[Saved data entries]
____________________
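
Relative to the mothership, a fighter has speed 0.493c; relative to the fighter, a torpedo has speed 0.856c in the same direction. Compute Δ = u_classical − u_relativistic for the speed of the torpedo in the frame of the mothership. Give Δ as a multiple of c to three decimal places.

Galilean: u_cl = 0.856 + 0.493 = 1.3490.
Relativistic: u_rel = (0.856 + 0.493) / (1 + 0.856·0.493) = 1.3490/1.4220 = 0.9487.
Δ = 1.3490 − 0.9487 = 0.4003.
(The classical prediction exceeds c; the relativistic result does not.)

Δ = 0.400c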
____________________
▸ Work item: Repeat what the records above say. Use their exact words.

▸ Result:
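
Relative to the mothership, a fighter has speed 0.493c; relative to the fighter, a torpedo has speed 0.856c in the same direction. Compute Δ = u_classical − u_relativistic for the speed of the torpedo in the frame of the mothership. Give Δ as a multiple of c to three decimal places.

Galilean: u_cl = 0.856 + 0.493 = 1.3490.
Relativistic: u_rel = (0.856 + 0.493) / (1 + 0.856·0.493) = 1.3490/1.4220 = 0.9487.
Δ = 1.3490 − 0.9487 = 0.4003.
(The classical prediction exceeds c; the relativistic result does not.)

Δ = 0.400c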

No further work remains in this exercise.